Excerpted data —
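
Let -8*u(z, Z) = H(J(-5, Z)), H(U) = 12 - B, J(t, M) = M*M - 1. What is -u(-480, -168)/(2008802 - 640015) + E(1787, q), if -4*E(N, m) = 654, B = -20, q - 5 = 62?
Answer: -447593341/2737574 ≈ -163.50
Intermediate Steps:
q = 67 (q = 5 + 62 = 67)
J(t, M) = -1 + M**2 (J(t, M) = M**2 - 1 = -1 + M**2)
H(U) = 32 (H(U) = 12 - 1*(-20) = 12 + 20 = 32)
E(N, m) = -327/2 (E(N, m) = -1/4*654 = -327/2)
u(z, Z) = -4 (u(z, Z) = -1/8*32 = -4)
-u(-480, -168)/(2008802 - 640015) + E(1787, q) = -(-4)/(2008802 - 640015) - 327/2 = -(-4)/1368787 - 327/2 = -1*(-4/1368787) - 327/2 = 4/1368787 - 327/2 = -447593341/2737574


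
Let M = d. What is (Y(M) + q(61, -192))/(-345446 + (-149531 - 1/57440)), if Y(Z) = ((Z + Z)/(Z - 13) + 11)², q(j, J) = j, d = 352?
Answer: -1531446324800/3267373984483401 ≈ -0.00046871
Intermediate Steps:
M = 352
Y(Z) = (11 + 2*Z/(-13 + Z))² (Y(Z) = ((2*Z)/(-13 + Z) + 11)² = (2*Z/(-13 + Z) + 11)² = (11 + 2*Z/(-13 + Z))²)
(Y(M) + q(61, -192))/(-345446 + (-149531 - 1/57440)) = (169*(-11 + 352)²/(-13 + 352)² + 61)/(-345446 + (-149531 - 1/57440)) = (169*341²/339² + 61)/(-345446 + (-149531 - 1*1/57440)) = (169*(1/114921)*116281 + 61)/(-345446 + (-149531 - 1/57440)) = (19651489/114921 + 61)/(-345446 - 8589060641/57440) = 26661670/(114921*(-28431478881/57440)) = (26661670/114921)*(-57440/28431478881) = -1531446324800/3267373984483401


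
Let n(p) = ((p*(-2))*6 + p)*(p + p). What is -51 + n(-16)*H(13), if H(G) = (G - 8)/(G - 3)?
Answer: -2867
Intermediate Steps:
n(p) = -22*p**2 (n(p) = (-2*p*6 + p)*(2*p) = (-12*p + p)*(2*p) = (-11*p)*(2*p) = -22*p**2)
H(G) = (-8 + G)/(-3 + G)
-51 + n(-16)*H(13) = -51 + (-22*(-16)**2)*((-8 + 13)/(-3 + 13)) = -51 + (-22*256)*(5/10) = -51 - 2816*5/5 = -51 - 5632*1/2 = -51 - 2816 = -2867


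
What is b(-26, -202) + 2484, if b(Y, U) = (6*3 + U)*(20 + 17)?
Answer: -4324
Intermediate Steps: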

---

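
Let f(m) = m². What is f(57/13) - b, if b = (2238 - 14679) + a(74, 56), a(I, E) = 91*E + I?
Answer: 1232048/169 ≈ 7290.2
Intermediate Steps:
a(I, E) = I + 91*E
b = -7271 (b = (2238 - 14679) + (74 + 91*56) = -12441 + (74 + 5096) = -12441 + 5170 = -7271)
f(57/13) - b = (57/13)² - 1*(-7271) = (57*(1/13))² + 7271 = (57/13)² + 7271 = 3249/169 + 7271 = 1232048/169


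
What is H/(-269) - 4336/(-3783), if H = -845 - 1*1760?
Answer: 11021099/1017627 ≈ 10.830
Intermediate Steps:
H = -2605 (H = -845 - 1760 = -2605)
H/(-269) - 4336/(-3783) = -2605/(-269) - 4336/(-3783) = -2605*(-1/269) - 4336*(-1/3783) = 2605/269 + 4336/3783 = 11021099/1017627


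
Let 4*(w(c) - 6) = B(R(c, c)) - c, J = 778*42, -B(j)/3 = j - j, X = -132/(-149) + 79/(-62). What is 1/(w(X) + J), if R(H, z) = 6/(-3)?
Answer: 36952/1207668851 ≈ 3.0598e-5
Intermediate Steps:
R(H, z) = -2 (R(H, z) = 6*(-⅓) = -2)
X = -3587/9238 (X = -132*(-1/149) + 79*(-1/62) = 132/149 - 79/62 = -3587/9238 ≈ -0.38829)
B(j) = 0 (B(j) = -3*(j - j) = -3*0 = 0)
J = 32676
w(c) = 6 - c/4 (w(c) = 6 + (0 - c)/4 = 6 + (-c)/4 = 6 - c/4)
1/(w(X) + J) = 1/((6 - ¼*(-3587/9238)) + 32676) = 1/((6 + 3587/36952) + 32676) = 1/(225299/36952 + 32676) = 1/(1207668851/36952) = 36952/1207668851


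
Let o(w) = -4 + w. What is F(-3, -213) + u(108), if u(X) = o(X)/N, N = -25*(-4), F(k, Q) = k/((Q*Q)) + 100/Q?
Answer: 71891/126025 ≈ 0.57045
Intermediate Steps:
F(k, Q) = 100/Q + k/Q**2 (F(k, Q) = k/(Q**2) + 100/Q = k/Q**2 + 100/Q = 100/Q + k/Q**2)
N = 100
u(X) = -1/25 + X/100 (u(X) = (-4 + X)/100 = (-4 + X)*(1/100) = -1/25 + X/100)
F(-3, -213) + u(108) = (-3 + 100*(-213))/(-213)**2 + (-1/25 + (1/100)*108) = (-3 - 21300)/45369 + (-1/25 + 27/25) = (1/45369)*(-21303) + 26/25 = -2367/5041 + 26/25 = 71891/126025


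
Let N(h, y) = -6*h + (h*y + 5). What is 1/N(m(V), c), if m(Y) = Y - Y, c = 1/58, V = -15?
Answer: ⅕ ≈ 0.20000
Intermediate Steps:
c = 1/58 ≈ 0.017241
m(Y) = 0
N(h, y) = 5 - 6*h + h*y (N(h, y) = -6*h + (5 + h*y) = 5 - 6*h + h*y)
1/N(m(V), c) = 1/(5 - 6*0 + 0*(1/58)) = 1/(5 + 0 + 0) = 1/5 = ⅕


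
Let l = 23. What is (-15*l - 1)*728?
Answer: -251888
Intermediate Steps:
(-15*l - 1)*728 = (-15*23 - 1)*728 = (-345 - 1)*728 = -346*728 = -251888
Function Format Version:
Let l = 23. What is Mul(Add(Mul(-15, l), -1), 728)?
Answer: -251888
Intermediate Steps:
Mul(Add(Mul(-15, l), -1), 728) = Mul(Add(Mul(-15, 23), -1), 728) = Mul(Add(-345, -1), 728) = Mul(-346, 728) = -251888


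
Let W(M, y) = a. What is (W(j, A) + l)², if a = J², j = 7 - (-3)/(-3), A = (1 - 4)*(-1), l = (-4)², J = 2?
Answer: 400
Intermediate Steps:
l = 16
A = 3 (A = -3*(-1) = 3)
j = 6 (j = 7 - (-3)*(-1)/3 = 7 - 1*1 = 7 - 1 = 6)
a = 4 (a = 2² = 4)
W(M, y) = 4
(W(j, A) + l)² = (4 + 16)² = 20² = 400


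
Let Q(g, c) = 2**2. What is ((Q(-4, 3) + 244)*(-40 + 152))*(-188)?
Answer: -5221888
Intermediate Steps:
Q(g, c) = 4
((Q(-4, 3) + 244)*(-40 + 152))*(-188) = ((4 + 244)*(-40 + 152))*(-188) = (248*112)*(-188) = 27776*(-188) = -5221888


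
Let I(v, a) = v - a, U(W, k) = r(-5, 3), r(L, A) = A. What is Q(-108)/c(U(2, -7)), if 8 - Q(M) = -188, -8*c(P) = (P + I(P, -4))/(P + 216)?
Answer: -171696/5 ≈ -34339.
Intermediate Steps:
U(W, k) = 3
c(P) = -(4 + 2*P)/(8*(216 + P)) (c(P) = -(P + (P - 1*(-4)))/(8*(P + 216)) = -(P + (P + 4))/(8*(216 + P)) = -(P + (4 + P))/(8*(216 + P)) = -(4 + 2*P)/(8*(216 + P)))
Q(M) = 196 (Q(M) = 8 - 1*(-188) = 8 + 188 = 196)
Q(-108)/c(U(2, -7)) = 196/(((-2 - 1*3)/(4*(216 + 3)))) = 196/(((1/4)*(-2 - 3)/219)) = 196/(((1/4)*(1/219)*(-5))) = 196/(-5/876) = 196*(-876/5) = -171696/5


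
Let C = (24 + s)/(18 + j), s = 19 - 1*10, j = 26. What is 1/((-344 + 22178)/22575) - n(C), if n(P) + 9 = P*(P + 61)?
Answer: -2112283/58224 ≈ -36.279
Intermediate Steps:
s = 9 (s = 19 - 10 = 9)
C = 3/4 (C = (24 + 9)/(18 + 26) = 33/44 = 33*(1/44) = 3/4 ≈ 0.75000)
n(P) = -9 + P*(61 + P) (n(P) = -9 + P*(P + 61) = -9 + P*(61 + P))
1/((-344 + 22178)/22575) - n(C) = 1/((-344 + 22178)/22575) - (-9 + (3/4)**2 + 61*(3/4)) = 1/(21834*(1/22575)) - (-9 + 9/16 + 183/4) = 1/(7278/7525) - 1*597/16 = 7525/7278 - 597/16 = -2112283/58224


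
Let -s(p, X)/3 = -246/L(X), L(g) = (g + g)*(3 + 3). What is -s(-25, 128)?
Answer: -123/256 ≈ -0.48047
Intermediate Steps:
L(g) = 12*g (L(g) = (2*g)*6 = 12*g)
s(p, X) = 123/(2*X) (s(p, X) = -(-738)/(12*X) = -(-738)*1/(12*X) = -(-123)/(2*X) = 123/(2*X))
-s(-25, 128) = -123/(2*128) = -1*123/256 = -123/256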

...

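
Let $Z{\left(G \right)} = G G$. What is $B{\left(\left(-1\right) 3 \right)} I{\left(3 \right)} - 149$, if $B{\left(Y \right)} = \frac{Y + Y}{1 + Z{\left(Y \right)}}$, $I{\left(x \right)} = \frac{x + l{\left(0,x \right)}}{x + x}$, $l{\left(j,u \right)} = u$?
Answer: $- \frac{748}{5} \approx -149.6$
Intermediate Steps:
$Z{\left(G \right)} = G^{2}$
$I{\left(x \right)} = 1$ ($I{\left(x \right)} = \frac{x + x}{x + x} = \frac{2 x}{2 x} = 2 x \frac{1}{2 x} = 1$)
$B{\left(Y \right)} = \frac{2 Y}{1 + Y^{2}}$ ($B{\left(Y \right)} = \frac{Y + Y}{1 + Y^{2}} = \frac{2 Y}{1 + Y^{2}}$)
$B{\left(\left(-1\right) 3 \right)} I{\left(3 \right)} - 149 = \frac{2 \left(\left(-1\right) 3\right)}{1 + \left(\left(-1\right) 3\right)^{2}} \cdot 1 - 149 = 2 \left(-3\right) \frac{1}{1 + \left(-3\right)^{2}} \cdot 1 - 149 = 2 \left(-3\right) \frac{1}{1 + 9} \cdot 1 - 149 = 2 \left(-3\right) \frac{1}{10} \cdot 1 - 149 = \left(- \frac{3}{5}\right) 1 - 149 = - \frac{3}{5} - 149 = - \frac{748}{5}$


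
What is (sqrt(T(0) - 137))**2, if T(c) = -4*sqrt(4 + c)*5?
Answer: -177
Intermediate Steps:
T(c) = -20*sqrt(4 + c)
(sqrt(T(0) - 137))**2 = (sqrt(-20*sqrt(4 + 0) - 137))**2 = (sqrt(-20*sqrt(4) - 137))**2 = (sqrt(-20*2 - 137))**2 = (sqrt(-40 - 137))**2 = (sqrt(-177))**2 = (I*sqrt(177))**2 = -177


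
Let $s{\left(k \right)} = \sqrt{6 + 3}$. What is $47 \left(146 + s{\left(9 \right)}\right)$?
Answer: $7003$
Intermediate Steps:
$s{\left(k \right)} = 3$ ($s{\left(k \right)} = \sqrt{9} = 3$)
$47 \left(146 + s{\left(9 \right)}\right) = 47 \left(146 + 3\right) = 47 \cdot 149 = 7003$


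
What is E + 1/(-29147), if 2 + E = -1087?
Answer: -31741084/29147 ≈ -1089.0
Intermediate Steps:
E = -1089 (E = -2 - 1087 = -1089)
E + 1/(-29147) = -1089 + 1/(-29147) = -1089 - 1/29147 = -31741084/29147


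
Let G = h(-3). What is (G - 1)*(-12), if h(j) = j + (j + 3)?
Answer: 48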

Requirement — Take the records above and return, word for word, only the lines that fall from the line with "Let -8*u(z, Z)" to the line with "Answer: -447593341/2737574 ≈ -163.50", both of them included.

Written reply —
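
Let -8*u(z, Z) = H(J(-5, Z)), H(U) = 12 - B, J(t, M) = M*M - 1. What is -u(-480, -168)/(2008802 - 640015) + E(1787, q), if -4*E(N, m) = 654, B = -20, q - 5 = 62?
Answer: -447593341/2737574 ≈ -163.50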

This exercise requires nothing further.